Required work :: Output exactly the lines from the line with "A common-source NMOS" through the end of the records below. Include nothing else.

Exercise input ::
..........

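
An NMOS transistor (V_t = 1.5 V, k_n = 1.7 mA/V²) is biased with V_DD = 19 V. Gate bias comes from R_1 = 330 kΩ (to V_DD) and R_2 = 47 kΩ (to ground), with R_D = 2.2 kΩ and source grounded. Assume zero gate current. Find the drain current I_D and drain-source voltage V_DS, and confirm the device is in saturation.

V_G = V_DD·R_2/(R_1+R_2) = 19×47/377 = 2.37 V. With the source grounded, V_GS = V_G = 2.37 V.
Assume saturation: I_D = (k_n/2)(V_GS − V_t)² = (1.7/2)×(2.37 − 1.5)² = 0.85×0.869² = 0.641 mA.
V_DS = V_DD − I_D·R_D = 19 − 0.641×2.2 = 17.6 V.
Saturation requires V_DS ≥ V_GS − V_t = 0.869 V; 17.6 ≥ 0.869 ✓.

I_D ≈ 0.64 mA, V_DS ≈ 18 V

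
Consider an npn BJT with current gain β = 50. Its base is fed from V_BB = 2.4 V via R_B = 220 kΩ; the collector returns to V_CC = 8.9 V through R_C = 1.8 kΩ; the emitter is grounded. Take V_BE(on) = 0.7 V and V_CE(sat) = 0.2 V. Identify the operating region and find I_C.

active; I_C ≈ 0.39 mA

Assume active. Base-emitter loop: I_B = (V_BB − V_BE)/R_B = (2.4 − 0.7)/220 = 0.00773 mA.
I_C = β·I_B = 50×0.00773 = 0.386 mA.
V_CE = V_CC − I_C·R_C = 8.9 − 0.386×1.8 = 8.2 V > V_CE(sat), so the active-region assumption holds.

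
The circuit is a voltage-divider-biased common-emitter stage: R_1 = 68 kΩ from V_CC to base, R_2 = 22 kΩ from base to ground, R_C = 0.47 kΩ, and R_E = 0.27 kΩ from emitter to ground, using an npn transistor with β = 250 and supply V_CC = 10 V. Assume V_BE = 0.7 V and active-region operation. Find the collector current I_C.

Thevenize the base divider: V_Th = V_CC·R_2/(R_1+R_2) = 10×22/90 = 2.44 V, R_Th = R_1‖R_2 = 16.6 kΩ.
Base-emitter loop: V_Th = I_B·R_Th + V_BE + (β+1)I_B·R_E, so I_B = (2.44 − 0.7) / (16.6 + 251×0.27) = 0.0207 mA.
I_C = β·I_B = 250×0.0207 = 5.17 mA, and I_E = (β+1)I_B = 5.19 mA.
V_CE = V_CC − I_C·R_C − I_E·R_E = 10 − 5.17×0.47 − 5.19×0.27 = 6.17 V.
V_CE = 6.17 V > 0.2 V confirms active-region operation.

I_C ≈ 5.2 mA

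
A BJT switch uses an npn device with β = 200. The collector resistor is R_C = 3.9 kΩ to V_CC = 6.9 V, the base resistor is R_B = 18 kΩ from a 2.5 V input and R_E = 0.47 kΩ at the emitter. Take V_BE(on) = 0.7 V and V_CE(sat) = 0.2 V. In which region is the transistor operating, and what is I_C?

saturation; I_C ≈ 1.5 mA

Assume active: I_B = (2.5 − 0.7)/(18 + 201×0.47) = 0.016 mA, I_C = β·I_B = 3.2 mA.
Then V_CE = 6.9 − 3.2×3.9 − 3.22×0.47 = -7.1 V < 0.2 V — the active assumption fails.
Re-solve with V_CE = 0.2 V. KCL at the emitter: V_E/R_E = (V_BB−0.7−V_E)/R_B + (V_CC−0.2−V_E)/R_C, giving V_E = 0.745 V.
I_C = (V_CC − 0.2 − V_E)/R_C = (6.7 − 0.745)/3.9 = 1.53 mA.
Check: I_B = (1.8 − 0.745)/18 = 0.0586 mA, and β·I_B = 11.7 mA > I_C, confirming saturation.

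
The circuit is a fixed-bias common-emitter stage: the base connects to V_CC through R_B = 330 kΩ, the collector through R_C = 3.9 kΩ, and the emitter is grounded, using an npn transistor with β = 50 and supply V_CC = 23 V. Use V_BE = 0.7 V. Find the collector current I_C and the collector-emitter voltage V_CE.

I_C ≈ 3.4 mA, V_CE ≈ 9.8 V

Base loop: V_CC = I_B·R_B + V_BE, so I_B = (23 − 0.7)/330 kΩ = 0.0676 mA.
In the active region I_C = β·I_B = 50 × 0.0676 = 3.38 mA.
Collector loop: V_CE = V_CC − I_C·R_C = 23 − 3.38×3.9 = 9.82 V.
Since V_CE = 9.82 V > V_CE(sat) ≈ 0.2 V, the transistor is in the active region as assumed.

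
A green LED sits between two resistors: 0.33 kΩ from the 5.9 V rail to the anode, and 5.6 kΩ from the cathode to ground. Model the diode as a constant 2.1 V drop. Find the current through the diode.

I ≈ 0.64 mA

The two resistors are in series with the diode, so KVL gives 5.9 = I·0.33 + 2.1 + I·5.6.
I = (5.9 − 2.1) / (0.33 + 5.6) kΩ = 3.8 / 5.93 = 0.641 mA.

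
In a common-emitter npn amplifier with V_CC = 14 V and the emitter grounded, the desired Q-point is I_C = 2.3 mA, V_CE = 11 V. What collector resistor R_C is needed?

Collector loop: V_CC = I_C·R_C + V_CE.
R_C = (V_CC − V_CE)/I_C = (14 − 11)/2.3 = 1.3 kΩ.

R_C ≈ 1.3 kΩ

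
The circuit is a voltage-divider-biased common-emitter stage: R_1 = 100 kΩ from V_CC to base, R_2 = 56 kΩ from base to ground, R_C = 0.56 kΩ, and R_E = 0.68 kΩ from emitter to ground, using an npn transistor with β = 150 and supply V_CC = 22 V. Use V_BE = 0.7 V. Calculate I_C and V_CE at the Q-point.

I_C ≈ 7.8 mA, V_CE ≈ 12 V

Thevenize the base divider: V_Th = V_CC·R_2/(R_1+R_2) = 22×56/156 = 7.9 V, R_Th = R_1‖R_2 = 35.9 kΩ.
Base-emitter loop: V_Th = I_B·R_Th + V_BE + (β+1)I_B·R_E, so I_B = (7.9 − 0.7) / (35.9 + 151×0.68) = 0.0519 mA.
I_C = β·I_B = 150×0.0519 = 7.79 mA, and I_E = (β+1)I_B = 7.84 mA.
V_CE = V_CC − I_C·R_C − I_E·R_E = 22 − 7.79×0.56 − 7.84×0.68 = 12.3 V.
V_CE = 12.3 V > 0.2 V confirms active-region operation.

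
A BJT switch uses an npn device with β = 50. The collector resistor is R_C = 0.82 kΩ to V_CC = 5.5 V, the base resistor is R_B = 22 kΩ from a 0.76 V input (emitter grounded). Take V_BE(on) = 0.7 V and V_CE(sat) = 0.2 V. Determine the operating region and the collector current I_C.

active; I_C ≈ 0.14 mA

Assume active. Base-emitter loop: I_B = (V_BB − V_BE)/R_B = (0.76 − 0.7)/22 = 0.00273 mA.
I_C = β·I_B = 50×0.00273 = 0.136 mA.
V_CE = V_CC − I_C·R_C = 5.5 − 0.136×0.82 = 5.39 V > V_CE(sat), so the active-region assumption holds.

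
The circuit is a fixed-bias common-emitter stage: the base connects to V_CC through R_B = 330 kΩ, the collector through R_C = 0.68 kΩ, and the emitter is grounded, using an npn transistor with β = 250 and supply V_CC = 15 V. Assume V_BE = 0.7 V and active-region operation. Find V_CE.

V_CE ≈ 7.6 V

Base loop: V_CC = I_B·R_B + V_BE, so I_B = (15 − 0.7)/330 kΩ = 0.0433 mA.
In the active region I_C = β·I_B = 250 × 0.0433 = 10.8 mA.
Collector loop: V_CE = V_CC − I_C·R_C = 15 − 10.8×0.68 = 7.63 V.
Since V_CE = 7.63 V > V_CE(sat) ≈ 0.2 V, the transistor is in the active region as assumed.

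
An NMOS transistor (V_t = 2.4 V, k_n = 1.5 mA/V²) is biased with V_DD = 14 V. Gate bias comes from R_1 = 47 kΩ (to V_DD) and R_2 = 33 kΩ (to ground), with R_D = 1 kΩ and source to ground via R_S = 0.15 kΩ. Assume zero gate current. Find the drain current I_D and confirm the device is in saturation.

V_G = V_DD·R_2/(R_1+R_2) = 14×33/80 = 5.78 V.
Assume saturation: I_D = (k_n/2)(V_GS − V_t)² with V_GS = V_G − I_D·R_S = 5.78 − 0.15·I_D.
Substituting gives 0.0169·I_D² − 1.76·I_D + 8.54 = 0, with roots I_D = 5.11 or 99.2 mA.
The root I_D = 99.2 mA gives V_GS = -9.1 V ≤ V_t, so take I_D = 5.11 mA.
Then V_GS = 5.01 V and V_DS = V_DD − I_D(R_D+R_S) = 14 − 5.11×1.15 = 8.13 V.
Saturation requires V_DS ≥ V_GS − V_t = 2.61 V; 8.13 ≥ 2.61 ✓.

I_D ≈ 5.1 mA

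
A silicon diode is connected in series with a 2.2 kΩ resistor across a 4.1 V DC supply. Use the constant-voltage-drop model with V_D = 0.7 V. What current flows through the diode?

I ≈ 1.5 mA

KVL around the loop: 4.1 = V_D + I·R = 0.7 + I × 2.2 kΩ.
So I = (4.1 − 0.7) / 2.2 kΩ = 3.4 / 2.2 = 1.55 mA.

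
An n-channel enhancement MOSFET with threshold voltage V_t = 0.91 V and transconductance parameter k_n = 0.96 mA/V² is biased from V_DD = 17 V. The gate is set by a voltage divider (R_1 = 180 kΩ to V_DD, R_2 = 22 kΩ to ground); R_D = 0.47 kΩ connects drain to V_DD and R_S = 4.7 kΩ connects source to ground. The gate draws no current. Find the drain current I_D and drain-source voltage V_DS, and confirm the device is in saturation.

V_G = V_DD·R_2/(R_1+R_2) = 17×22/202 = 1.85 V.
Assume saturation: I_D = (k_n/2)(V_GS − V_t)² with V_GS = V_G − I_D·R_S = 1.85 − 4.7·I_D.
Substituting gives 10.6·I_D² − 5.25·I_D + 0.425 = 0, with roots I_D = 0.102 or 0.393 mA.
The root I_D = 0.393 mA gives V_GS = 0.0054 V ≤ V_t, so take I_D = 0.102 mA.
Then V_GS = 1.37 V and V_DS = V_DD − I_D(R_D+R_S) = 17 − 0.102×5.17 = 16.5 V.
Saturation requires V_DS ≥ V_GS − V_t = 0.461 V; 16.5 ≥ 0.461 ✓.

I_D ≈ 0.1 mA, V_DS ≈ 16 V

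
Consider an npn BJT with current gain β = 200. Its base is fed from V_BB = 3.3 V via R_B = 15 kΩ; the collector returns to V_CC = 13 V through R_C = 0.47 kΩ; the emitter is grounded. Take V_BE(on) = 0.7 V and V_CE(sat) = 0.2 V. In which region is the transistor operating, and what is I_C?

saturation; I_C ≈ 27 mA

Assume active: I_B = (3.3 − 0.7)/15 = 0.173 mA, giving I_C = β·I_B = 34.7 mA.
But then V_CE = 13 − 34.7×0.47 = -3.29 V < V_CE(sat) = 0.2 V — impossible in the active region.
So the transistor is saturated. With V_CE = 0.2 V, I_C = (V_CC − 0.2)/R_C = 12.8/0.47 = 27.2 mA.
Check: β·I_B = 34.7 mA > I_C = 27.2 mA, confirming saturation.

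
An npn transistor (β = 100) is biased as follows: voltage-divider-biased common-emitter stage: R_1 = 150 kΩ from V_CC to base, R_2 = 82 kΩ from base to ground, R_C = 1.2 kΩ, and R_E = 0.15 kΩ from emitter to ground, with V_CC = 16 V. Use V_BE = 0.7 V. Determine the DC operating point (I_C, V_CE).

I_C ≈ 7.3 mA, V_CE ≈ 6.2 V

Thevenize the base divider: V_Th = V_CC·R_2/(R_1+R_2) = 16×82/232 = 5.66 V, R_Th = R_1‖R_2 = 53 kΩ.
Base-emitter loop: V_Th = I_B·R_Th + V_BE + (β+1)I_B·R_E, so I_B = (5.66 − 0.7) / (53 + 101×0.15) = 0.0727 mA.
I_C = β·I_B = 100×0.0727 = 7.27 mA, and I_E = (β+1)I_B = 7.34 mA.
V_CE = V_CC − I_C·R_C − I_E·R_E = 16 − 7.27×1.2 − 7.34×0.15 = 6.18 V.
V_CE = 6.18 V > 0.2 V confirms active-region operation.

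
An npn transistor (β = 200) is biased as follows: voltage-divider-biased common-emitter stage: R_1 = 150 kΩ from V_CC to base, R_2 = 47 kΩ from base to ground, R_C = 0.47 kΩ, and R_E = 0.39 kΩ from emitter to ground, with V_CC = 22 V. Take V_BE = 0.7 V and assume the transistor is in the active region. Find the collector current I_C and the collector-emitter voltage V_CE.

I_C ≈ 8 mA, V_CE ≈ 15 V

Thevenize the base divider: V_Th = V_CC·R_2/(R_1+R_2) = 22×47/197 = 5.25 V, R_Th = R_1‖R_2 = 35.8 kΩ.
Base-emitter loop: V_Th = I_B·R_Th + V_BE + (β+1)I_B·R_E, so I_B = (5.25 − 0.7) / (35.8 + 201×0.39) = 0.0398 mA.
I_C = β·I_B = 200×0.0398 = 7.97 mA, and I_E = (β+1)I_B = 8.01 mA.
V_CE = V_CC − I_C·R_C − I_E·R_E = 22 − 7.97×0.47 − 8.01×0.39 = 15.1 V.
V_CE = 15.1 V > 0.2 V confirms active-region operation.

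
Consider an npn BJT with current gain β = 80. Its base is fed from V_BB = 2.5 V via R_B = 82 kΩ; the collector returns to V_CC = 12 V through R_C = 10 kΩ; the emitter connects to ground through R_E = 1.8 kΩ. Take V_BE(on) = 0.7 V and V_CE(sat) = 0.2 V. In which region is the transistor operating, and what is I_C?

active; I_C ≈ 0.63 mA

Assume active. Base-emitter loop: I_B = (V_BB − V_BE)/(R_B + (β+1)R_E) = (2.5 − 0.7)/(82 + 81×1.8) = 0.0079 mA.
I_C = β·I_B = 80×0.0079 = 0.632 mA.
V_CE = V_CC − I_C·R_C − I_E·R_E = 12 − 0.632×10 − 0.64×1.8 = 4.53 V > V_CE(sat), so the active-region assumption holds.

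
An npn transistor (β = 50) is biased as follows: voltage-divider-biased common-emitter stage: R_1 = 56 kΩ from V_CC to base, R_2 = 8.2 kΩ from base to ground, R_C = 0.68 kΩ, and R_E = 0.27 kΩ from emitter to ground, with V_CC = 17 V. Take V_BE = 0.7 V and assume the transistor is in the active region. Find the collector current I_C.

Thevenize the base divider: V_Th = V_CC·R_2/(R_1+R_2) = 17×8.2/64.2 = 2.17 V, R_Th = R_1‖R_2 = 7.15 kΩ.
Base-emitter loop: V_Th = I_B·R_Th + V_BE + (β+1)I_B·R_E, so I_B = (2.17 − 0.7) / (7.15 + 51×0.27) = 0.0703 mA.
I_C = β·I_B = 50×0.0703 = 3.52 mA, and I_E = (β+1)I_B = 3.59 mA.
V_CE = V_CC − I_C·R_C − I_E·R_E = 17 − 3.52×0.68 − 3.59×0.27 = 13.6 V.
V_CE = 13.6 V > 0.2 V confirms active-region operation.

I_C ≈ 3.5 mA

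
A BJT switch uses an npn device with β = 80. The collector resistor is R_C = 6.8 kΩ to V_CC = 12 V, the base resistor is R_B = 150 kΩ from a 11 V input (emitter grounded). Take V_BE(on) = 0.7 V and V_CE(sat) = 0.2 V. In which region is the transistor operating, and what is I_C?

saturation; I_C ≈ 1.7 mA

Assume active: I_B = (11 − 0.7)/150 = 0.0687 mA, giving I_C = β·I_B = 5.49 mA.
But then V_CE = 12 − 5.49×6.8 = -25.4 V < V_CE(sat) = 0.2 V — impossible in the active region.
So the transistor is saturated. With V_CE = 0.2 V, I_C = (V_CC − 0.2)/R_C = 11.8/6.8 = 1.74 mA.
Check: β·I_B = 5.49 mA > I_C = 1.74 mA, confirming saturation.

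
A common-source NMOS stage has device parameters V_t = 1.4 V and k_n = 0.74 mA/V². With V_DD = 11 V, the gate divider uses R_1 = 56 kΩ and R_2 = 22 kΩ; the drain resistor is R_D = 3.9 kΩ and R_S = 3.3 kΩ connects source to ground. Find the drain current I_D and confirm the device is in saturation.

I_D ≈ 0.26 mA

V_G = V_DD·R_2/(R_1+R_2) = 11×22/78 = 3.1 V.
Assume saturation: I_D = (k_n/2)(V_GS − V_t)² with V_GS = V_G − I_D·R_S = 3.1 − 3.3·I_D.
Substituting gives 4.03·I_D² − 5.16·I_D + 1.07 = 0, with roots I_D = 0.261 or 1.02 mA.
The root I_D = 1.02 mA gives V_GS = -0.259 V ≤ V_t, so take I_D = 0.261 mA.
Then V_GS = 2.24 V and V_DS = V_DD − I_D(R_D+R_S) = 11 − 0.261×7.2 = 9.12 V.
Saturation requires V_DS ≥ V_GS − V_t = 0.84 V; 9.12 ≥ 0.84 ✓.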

..........

Exercise result ::
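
A common-source NMOS stage has device parameters V_t = 1.4 V and k_n = 0.74 mA/V². With V_DD = 11 V, the gate divider uses R_1 = 56 kΩ and R_2 = 22 kΩ; the drain resistor is R_D = 3.9 kΩ and R_S = 3.3 kΩ connects source to ground. Find the drain current I_D and confirm the device is in saturation.

I_D ≈ 0.26 mA

V_G = V_DD·R_2/(R_1+R_2) = 11×22/78 = 3.1 V.
Assume saturation: I_D = (k_n/2)(V_GS − V_t)² with V_GS = V_G − I_D·R_S = 3.1 − 3.3·I_D.
Substituting gives 4.03·I_D² − 5.16·I_D + 1.07 = 0, with roots I_D = 0.261 or 1.02 mA.
The root I_D = 1.02 mA gives V_GS = -0.259 V ≤ V_t, so take I_D = 0.261 mA.
Then V_GS = 2.24 V and V_DS = V_DD − I_D(R_D+R_S) = 11 − 0.261×7.2 = 9.12 V.
Saturation requires V_DS ≥ V_GS − V_t = 0.84 V; 9.12 ≥ 0.84 ✓.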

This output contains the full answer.